WORK INSTRUCTIONS — Every line from the line containing "Compute 38.74 mV" through the final line below is to be repeated exactly; no other line is.

"""

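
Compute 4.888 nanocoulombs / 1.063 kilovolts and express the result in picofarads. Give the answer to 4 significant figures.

(4.888e-9) / (1.063e3) = 4.59831e-12 F

4.598 picofarads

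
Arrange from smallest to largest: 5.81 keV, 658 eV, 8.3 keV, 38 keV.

658 eV < 5.81 keV < 8.3 keV < 38 keV

5.81 keV = 5810 eV
658 eV = 658 eV
8.3 keV = 8300 eV
38 keV = 38000 eV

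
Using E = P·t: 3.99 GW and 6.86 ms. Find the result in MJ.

27.3714 MJ

3.99e9 × 6.86e-3 = 27.3714e6 J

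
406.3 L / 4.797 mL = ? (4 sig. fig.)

84700

(406.3) / (4.797e-3) = 84.699e3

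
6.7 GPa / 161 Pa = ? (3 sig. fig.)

(6.7 × 10^9) / (161) = 0.04161 × 10^9

41600000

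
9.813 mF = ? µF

9813 µF

milli = 10⁻³, micro = 10⁻⁶; factor is 10³.
9.813 × 10³ = 9813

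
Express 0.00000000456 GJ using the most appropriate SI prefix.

= 4.56 J; mantissa already in [1, 1000).

4.56 J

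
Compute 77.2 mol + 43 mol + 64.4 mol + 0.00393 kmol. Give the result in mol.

188.53 mol

In mol:
  77.2 mol → 77.2
  43 mol → 43
  64.4 mol → 64.4
  0.00393 kmol = 0.00393e3 mol = 3.93
Sum: 77.2 + 43 + 64.4 + 3.93 = 188.53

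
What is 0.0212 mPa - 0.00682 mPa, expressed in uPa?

In uPa:
  0.0212 mPa = 0.0212 × 10³ uPa = 21.2
  0.00682 mPa = 0.00682 × 10³ uPa = 6.82
Difference: 21.2 - 6.82 = 14.38

14.38 uPa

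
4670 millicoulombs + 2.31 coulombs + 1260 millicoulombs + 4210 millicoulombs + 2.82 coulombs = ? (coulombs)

In coulombs:
  4670 millicoulombs = 4670 × 10⁻³ coulombs = 4.67
  2.31 coulombs → 2.31
  1260 millicoulombs = 1260 × 10⁻³ coulombs = 1.26
  4210 millicoulombs = 4210 × 10⁻³ coulombs = 4.21
  2.82 coulombs → 2.82
Sum: 4.67 + 2.31 + 1.26 + 4.21 + 2.82 = 15.27

15.27 coulombs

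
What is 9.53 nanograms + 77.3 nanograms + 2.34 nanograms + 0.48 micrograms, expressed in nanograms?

569.17 nanograms

In nanograms:
  9.53 nanograms → 9.53
  77.3 nanograms → 77.3
  2.34 nanograms → 2.34
  0.48 micrograms = 0.48e3 nanograms = 480
Sum: 9.53 + 77.3 + 2.34 + 480 = 569.17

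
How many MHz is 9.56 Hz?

0.00000956 MHz

(no prefix) = 1e0, mega = 1e6; factor is 1e-6.
9.56 × 1e-6 = 0.00000956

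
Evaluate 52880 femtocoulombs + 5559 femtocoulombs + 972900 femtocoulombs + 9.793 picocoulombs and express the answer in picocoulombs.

In picocoulombs:
  52880 femtocoulombs = 52880 × 10^-3 picocoulombs = 52.88
  5559 femtocoulombs = 5559 × 10^-3 picocoulombs = 5.559
  972900 femtocoulombs = 972900 × 10^-3 picocoulombs = 972.9
  9.793 picocoulombs → 9.793
Sum: 52.88 + 5.559 + 972.9 + 9.793 = 1041.132

1041.132 picocoulombs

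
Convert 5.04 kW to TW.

kilo = 10³, tera = 10¹²; factor is 10⁻⁹.
5.04 × 10⁻⁹ = 0.00000000504

0.00000000504 TW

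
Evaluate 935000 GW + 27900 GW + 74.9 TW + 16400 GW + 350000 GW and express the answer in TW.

1404.2 TW

In TW:
  935000 GW = 935000e-3 TW = 935
  27900 GW = 27900e-3 TW = 27.9
  74.9 TW → 74.9
  16400 GW = 16400e-3 TW = 16.4
  350000 GW = 350000e-3 TW = 350
Sum: 935 + 27.9 + 74.9 + 16.4 + 350 = 1404.2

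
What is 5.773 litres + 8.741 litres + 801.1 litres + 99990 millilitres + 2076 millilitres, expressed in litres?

In litres:
  5.773 litres → 5.773
  8.741 litres → 8.741
  801.1 litres → 801.1
  99990 millilitres = 99990 × 10^-3 litres = 99.99
  2076 millilitres = 2076 × 10^-3 litres = 2.076
Sum: 5.773 + 8.741 + 801.1 + 99.99 + 2.076 = 917.68

917.68 litres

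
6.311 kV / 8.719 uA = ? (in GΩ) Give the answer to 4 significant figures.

(6.311 × 10^3) / (8.719 × 10^-6) = 0.723822 × 10^9 Ω

0.7238 GΩ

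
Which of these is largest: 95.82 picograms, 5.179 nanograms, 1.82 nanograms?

5.179 nanograms

95.82 picograms = 0.00000000009582 grams
5.179 nanograms = 0.000000005179 grams
1.82 nanograms = 0.00000000182 grams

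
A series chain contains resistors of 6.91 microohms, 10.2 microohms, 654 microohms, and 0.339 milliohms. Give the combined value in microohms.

1010.11 microohms

In microohms:
  6.91 microohms → 6.91
  10.2 microohms → 10.2
  654 microohms → 654
  0.339 milliohms = 0.339 × 10³ microohms = 339
Sum: 6.91 + 10.2 + 654 + 339 = 1010.11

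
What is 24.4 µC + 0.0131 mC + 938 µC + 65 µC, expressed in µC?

In µC:
  24.4 µC → 24.4
  0.0131 mC = 0.0131 × 10³ µC = 13.1
  938 µC → 938
  65 µC → 65
Sum: 24.4 + 13.1 + 938 + 65 = 1040.5

1040.5 µC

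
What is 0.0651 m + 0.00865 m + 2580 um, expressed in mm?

In mm:
  0.0651 m = 0.0651e3 mm = 65.1
  0.00865 m = 0.00865e3 mm = 8.65
  2580 um = 2580e-3 mm = 2.58
Sum: 65.1 + 8.65 + 2.58 = 76.33

76.33 mm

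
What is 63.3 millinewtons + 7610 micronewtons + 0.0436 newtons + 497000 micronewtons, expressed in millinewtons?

In millinewtons:
  63.3 millinewtons → 63.3
  7610 micronewtons = 7610 × 10^-3 millinewtons = 7.61
  0.0436 newtons = 0.0436 × 10^3 millinewtons = 43.6
  497000 micronewtons = 497000 × 10^-3 millinewtons = 497
Sum: 63.3 + 7.61 + 43.6 + 497 = 611.51

611.51 millinewtons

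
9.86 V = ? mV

9860 mV

(no prefix) = 10^0, milli = 10^-3; factor is 10^3.
9.86 × 10^3 = 9860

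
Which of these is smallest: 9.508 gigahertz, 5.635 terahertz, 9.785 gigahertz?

9.508 gigahertz = 9508000000 hertz
5.635 terahertz = 5635000000000 hertz
9.785 gigahertz = 9785000000 hertz

9.508 gigahertz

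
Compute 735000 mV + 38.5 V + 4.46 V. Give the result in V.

777.96 V

In V:
  735000 mV = 735000e-3 V = 735
  38.5 V → 38.5
  4.46 V → 4.46
Sum: 735 + 38.5 + 4.46 = 777.96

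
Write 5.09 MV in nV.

mega = 10^6, nano = 10^-9; factor is 10^15.
5.09 × 10^15 = 5090000000000000

5090000000000000 nV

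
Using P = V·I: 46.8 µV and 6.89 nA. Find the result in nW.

46.8 × 10⁻⁶ × 6.89 × 10⁻⁹ = 322.452 × 10⁻¹⁵ W

0.000322452 nW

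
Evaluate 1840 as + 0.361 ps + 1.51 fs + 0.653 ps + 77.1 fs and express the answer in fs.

1094.45 fs

In fs:
  1840 as = 1840e-3 fs = 1.84
  0.361 ps = 0.361e3 fs = 361
  1.51 fs → 1.51
  0.653 ps = 0.653e3 fs = 653
  77.1 fs → 77.1
Sum: 1.84 + 361 + 1.51 + 653 + 77.1 = 1094.45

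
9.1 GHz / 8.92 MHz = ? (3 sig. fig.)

(9.1 × 10⁹) / (8.92 × 10⁶) = 1.02 × 10³

1020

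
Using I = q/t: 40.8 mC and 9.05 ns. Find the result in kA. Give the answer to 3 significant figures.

4510 kA

(40.8 × 10⁻³) / (9.05 × 10⁻⁹) = 4.5083 × 10⁶ A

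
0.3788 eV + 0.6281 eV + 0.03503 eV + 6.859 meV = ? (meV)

In meV:
  0.3788 eV = 0.3788e3 meV = 378.8
  0.6281 eV = 0.6281e3 meV = 628.1
  0.03503 eV = 0.03503e3 meV = 35.03
  6.859 meV → 6.859
Sum: 378.8 + 628.1 + 35.03 + 6.859 = 1048.789

1048.789 meV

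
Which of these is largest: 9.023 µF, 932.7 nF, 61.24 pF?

9.023 µF

9.023 µF = 0.000009023 F
932.7 nF = 0.0000009327 F
61.24 pF = 0.00000000006124 F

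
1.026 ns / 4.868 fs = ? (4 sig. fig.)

210800

(1.026e-9) / (4.868e-15) = 0.21076e6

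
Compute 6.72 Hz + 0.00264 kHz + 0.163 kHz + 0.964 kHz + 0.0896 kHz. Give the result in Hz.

1225.96 Hz

In Hz:
  6.72 Hz → 6.72
  0.00264 kHz = 0.00264 × 10³ Hz = 2.64
  0.163 kHz = 0.163 × 10³ Hz = 163
  0.964 kHz = 0.964 × 10³ Hz = 964
  0.0896 kHz = 0.0896 × 10³ Hz = 89.6
Sum: 6.72 + 2.64 + 163 + 964 + 89.6 = 1225.96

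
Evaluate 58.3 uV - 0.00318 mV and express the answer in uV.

In uV:
  58.3 uV → 58.3
  0.00318 mV = 0.00318e3 uV = 3.18
Difference: 58.3 - 3.18 = 55.12

55.12 uV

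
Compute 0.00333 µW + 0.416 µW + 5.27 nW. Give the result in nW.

In nW:
  0.00333 µW = 0.00333e3 nW = 3.33
  0.416 µW = 0.416e3 nW = 416
  5.27 nW → 5.27
Sum: 3.33 + 416 + 5.27 = 424.6

424.6 nW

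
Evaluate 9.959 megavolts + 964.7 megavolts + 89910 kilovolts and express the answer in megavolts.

In megavolts:
  9.959 megavolts → 9.959
  964.7 megavolts → 964.7
  89910 kilovolts = 89910 × 10⁻³ megavolts = 89.91
Sum: 9.959 + 964.7 + 89.91 = 1064.569

1064.569 megavolts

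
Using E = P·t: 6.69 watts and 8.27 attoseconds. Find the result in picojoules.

6.69 × 8.27 × 10⁻¹⁸ = 55.3263 × 10⁻¹⁸ J

0.0000553263 picojoules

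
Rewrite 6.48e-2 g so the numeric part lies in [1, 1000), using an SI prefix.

= 64.8e-3 g; 1e-3 is milli.

64.8 mg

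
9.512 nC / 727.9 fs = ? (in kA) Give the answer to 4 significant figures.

13.07 kA

(9.512 × 10^-9) / (727.9 × 10^-15) = 0.0130677 × 10^6 A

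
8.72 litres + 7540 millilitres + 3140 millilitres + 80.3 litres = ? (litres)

In litres:
  8.72 litres → 8.72
  7540 millilitres = 7540 × 10⁻³ litres = 7.54
  3140 millilitres = 3140 × 10⁻³ litres = 3.14
  80.3 litres → 80.3
Sum: 8.72 + 7.54 + 3.14 + 80.3 = 99.7

99.7 litres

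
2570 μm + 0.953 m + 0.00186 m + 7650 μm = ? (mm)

In mm:
  2570 μm = 2570 × 10^-3 mm = 2.57
  0.953 m = 0.953 × 10^3 mm = 953
  0.00186 m = 0.00186 × 10^3 mm = 1.86
  7650 μm = 7650 × 10^-3 mm = 7.65
Sum: 2.57 + 953 + 1.86 + 7.65 = 965.08

965.08 mm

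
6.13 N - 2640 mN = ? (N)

3.49 N

In N:
  6.13 N → 6.13
  2640 mN = 2640 × 10⁻³ N = 2.64
Difference: 6.13 - 2.64 = 3.49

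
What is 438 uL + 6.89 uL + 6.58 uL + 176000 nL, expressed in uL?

In uL:
  438 uL → 438
  6.89 uL → 6.89
  6.58 uL → 6.58
  176000 nL = 176000e-3 uL = 176
Sum: 438 + 6.89 + 6.58 + 176 = 627.47

627.47 uL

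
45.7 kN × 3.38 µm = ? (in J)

0.154466 J

45.7 × 10³ × 3.38 × 10⁻⁶ = 154.466 × 10⁻³ J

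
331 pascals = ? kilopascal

0.331 kilopascals

(no prefix) = 1e0, kilo = 1e3; factor is 1e-3.
331 × 1e-3 = 0.331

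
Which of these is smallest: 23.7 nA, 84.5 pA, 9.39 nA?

23.7 nA = 0.0000000237 A
84.5 pA = 0.0000000000845 A
9.39 nA = 0.00000000939 A

84.5 pA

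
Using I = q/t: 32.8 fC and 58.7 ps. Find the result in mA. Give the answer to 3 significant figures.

(32.8 × 10⁻¹⁵) / (58.7 × 10⁻¹²) = 0.55877 × 10⁻³ A

0.559 mA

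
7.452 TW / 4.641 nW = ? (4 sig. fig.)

1606000000000000000000

(7.452 × 10^12) / (4.641 × 10^-9) = 1.6057 × 10^21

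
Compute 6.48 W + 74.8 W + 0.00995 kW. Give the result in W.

91.23 W

In W:
  6.48 W → 6.48
  74.8 W → 74.8
  0.00995 kW = 0.00995 × 10³ W = 9.95
Sum: 6.48 + 74.8 + 9.95 = 91.23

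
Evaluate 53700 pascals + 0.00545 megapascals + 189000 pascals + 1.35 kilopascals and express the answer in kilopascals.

In kilopascals:
  53700 pascals = 53700e-3 kilopascals = 53.7
  0.00545 megapascals = 0.00545e3 kilopascals = 5.45
  189000 pascals = 189000e-3 kilopascals = 189
  1.35 kilopascals → 1.35
Sum: 53.7 + 5.45 + 189 + 1.35 = 249.5

249.5 kilopascals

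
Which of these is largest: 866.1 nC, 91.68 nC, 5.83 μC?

5.83 μC

866.1 nC = 0.0000008661 C
91.68 nC = 0.00000009168 C
5.83 μC = 0.00000583 C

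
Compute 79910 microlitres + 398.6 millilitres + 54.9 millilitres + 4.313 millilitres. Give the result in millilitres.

537.723 millilitres

In millilitres:
  79910 microlitres = 79910e-3 millilitres = 79.91
  398.6 millilitres → 398.6
  54.9 millilitres → 54.9
  4.313 millilitres → 4.313
Sum: 79.91 + 398.6 + 54.9 + 4.313 = 537.723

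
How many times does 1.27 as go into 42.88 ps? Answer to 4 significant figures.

33760000

(42.88 × 10^-12) / (1.27 × 10^-18) = 33.764 × 10^6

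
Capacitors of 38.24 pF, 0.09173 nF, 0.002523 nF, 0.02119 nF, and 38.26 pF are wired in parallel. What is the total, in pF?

191.943 pF

In pF:
  38.24 pF → 38.24
  0.09173 nF = 0.09173 × 10³ pF = 91.73
  0.002523 nF = 0.002523 × 10³ pF = 2.523
  0.02119 nF = 0.02119 × 10³ pF = 21.19
  38.26 pF → 38.26
Sum: 38.24 + 91.73 + 2.523 + 21.19 + 38.26 = 191.943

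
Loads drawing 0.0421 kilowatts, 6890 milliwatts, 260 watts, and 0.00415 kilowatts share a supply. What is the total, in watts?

313.14 watts

In watts:
  0.0421 kilowatts = 0.0421 × 10³ watts = 42.1
  6890 milliwatts = 6890 × 10⁻³ watts = 6.89
  260 watts → 260
  0.00415 kilowatts = 0.00415 × 10³ watts = 4.15
Sum: 42.1 + 6.89 + 260 + 4.15 = 313.14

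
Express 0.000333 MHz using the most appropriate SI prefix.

= 333 Hz; mantissa already in [1, 1000).

333 Hz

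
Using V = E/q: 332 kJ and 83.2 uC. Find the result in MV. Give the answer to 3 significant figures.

(332e3) / (83.2e-6) = 3.9904e9 V

3990 MV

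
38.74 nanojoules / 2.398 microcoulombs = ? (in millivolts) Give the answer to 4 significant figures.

16.16 millivolts

(38.74 × 10^-9) / (2.398 × 10^-6) = 16.1551 × 10^-3 V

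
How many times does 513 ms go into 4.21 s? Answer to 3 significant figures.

8.21

(4.21) / (513e-3) = 0.008207e3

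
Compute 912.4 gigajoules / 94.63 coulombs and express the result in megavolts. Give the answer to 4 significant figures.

9642 megavolts

(912.4 × 10⁹) / (94.63) = 9.64176 × 10⁹ V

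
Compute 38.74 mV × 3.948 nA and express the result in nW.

0.15294552 nW

38.74 × 10^-3 × 3.948 × 10^-9 = 152.94552 × 10^-12 W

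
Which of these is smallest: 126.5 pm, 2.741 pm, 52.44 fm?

126.5 pm = 0.0000000001265 m
2.741 pm = 0.000000000002741 m
52.44 fm = 0.00000000000005244 m

52.44 fm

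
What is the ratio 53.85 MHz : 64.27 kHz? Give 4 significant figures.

(53.85 × 10⁶) / (64.27 × 10³) = 0.83787 × 10³

837.9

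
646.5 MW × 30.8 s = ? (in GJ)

19.9122 GJ

646.5e6 × 30.8 = 19912.2e6 J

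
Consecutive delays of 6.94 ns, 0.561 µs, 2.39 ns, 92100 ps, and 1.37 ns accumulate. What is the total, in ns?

663.8 ns

In ns:
  6.94 ns → 6.94
  0.561 µs = 0.561 × 10^3 ns = 561
  2.39 ns → 2.39
  92100 ps = 92100 × 10^-3 ns = 92.1
  1.37 ns → 1.37
Sum: 6.94 + 561 + 2.39 + 92.1 + 1.37 = 663.8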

"""

RESPONSE —
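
Compute 38.74 mV × 3.948 nA and express the result in nW.

0.15294552 nW

38.74 × 10^-3 × 3.948 × 10^-9 = 152.94552 × 10^-12 W

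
Which of these is smallest: 126.5 pm, 2.741 pm, 52.44 fm?

126.5 pm = 0.0000000001265 m
2.741 pm = 0.000000000002741 m
52.44 fm = 0.00000000000005244 m

52.44 fm

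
What is the ratio 53.85 MHz : 64.27 kHz? Give 4 significant figures.

(53.85 × 10⁶) / (64.27 × 10³) = 0.83787 × 10³

837.9

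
646.5 MW × 30.8 s = ? (in GJ)

19.9122 GJ

646.5e6 × 30.8 = 19912.2e6 J

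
Consecutive delays of 6.94 ns, 0.561 µs, 2.39 ns, 92100 ps, and 1.37 ns accumulate. What is the total, in ns?

663.8 ns

In ns:
  6.94 ns → 6.94
  0.561 µs = 0.561 × 10^3 ns = 561
  2.39 ns → 2.39
  92100 ps = 92100 × 10^-3 ns = 92.1
  1.37 ns → 1.37
Sum: 6.94 + 561 + 2.39 + 92.1 + 1.37 = 663.8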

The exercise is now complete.